What to work on:
Retype the listing that follows, leaving nothing out.

┏━━

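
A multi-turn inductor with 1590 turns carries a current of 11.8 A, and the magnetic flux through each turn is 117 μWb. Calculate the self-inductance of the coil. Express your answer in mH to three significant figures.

L ≈ 15.8 mH

Self-inductance is defined by L = NΦ_B/I (flux linkage over current).
L = (1590)(1.170×10^-4 Wb)/(11.8 A) = 1.577×10^-2 H.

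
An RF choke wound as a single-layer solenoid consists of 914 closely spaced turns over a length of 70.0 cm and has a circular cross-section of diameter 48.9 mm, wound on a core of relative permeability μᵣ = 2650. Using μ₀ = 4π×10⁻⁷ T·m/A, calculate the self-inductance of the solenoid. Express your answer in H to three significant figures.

L ≈ 7.46 H

A = π(d/2)² = π(2.445×10^-2 m)² = 1.878×10^-3 m².
For a long solenoid, L = μ₀μᵣN²A/ℓ.
L = (4π×10⁻⁷)(2650)(914)²(1.878×10^-3)/(0.7 m) = 7.464 H.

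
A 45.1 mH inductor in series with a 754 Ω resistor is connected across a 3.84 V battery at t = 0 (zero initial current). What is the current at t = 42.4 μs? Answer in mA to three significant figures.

I ≈ 2.59 mA

τ = L/R = 4.510×10^-2/754 = 5.981×10^-5 s; final current I_∞ = ε/R = 3.84/754 = 5.093×10^-3 A.
I(t) = I_∞(1 − e^(−t/τ)) with t/τ = 0.709.
I = (5.093×10^-3)(1 − e^(−0.709)) = 2.586×10^-3 A.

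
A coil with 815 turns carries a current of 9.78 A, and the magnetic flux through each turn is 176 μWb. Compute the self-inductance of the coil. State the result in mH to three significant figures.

L ≈ 14.7 mH

Self-inductance is defined by L = NΦ_B/I (flux linkage over current).
L = (815)(1.760×10^-4 Wb)/(9.78 A) = 1.467×10^-2 H.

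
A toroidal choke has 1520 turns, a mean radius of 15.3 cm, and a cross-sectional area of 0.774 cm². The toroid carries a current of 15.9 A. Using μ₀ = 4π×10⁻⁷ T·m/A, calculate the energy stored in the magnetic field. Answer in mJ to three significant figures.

U ≈ 29.5 mJ

L = μ₀N²A/(2πR) = (4π×10⁻⁷)(1520)²(7.740×10^-5)/(2π×0.153) = 2.338×10^-4 H.
U = ½LI² = ½(2.338×10^-4)(15.9)² = 2.9548×10^-2 J.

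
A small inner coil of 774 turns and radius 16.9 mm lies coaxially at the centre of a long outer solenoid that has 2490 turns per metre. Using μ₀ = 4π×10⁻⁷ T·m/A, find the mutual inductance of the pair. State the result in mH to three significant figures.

M ≈ 2.17 mH

The outer solenoid produces a uniform field B₁ = μ₀n₁I₁ across the inner coil,
so the flux linkage is N₂Φ = N₂B₁A₂ = μ₀n₁N₂A₂·I₁, giving M = μ₀n₁N₂A₂.
A₂ = πr² = π(1.690×10^-2 m)² = 8.973×10^-4 m².
M = (4π×10⁻⁷)(2490)(774)(8.973×10^-4) = 2.173×10^-3 H.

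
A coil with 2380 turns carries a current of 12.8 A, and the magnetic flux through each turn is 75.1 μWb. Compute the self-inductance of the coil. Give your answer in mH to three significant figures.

Self-inductance is defined by L = NΦ_B/I (flux linkage over current).
L = (2380)(7.510×10^-5 Wb)/(12.8 A) = 1.396×10^-2 H.

L ≈ 14.0 mH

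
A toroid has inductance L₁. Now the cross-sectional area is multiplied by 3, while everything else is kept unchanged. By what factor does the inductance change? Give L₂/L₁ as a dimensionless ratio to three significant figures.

For a toroid, L ∝ μᵣN²A/R.
L₂/L₁ = (3) = 3.00.

L₂/L₁ = 3.00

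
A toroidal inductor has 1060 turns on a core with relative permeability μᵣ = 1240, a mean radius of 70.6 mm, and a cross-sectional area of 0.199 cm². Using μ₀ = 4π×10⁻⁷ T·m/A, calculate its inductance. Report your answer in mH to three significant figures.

For a thin toroid, L = μ₀μᵣN²A/(2πR).
L = (4π×10⁻⁷)(1240)(1060)²(1.990×10^-5) / (2π×7.060×10^-2 m) = 7.854×10^-2 H.

L ≈ 78.5 mH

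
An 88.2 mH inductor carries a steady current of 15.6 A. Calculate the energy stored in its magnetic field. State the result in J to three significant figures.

U ≈ 10.7 J

Stored magnetic energy: U = ½LI².
U = ½(8.820×10^-2 H)(15.6 A)² = 10.73 J.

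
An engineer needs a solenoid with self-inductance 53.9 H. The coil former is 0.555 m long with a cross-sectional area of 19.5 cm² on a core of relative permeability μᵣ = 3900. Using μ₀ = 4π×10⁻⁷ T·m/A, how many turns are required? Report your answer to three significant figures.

A = 19.5 cm² = 1.950×10^-3 m².
From L = μ₀μᵣN²A/ℓ, N = √(Lℓ / (μ₀μᵣA)).
N = √[(53.9)(0.555) / ((4π×10⁻⁷)(3900)×1.950×10^-3)] = √(3.130×10^6) ≈ 1769.2.

N ≈ 1770 turns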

┗━━

Solution to the exercise:
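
A multi-turn inductor with 1590 turns carries a current of 11.8 A, and the magnetic flux through each turn is 117 μWb. Calculate the self-inductance of the coil. Express your answer in mH to three significant figures.

L ≈ 15.8 mH

Self-inductance is defined by L = NΦ_B/I (flux linkage over current).
L = (1590)(1.170×10^-4 Wb)/(11.8 A) = 1.577×10^-2 H.

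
An RF choke wound as a single-layer solenoid consists of 914 closely spaced turns over a length of 70.0 cm and has a circular cross-section of diameter 48.9 mm, wound on a core of relative permeability μᵣ = 2650. Using μ₀ = 4π×10⁻⁷ T·m/A, calculate the self-inductance of the solenoid. Express your answer in H to three significant figures.

L ≈ 7.46 H

A = π(d/2)² = π(2.445×10^-2 m)² = 1.878×10^-3 m².
For a long solenoid, L = μ₀μᵣN²A/ℓ.
L = (4π×10⁻⁷)(2650)(914)²(1.878×10^-3)/(0.7 m) = 7.464 H.

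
A 45.1 mH inductor in series with a 754 Ω resistor is connected across a 3.84 V battery at t = 0 (zero initial current). What is the current at t = 42.4 μs? Answer in mA to three significant figures.

I ≈ 2.59 mA

τ = L/R = 4.510×10^-2/754 = 5.981×10^-5 s; final current I_∞ = ε/R = 3.84/754 = 5.093×10^-3 A.
I(t) = I_∞(1 − e^(−t/τ)) with t/τ = 0.709.
I = (5.093×10^-3)(1 − e^(−0.709)) = 2.586×10^-3 A.

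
A coil with 815 turns carries a current of 9.78 A, and the magnetic flux through each turn is 176 μWb. Compute the self-inductance of the coil. State the result in mH to three significant figures.

L ≈ 14.7 mH

Self-inductance is defined by L = NΦ_B/I (flux linkage over current).
L = (815)(1.760×10^-4 Wb)/(9.78 A) = 1.467×10^-2 H.

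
A toroidal choke has 1520 turns, a mean radius of 15.3 cm, and a cross-sectional area of 0.774 cm². The toroid carries a current of 15.9 A. Using μ₀ = 4π×10⁻⁷ T·m/A, calculate the energy stored in the magnetic field. Answer in mJ to three significant figures.

U ≈ 29.5 mJ

L = μ₀N²A/(2πR) = (4π×10⁻⁷)(1520)²(7.740×10^-5)/(2π×0.153) = 2.338×10^-4 H.
U = ½LI² = ½(2.338×10^-4)(15.9)² = 2.9548×10^-2 J.

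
A small inner coil of 774 turns and radius 16.9 mm lies coaxially at the centre of a long outer solenoid that has 2490 turns per metre. Using μ₀ = 4π×10⁻⁷ T·m/A, find the mutual inductance of the pair. State the result in mH to three significant figures.

M ≈ 2.17 mH

The outer solenoid produces a uniform field B₁ = μ₀n₁I₁ across the inner coil,
so the flux linkage is N₂Φ = N₂B₁A₂ = μ₀n₁N₂A₂·I₁, giving M = μ₀n₁N₂A₂.
A₂ = πr² = π(1.690×10^-2 m)² = 8.973×10^-4 m².
M = (4π×10⁻⁷)(2490)(774)(8.973×10^-4) = 2.173×10^-3 H.

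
A coil with 2380 turns carries a current of 12.8 A, and the magnetic flux through each turn is 75.1 μWb. Compute the self-inductance of the coil. Give your answer in mH to three significant figures.

Self-inductance is defined by L = NΦ_B/I (flux linkage over current).
L = (2380)(7.510×10^-5 Wb)/(12.8 A) = 1.396×10^-2 H.

L ≈ 14.0 mH

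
A toroid has inductance L₁. Now the cross-sectional area is multiplied by 3, while everything else is kept unchanged. By what factor does the inductance change? Give L₂/L₁ as a dimensionless ratio to three significant figures.

For a toroid, L ∝ μᵣN²A/R.
L₂/L₁ = (3) = 3.00.

L₂/L₁ = 3.00

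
A toroidal inductor has 1060 turns on a core with relative permeability μᵣ = 1240, a mean radius of 70.6 mm, and a cross-sectional area of 0.199 cm². Using μ₀ = 4π×10⁻⁷ T·m/A, calculate its inductance. Report your answer in mH to three significant figures.

For a thin toroid, L = μ₀μᵣN²A/(2πR).
L = (4π×10⁻⁷)(1240)(1060)²(1.990×10^-5) / (2π×7.060×10^-2 m) = 7.854×10^-2 H.

L ≈ 78.5 mH

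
An 88.2 mH inductor carries a steady current of 15.6 A. Calculate the energy stored in its magnetic field. State the result in J to three significant figures.

U ≈ 10.7 J

Stored magnetic energy: U = ½LI².
U = ½(8.820×10^-2 H)(15.6 A)² = 10.73 J.

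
An engineer needs a solenoid with self-inductance 53.9 H. The coil former is 0.555 m long with a cross-sectional area of 19.5 cm² on a core of relative permeability μᵣ = 3900. Using μ₀ = 4π×10⁻⁷ T·m/A, how many turns are required? Report your answer to three significant figures.

A = 19.5 cm² = 1.950×10^-3 m².
From L = μ₀μᵣN²A/ℓ, N = √(Lℓ / (μ₀μᵣA)).
N = √[(53.9)(0.555) / ((4π×10⁻⁷)(3900)×1.950×10^-3)] = √(3.130×10^6) ≈ 1769.2.

N ≈ 1770 turns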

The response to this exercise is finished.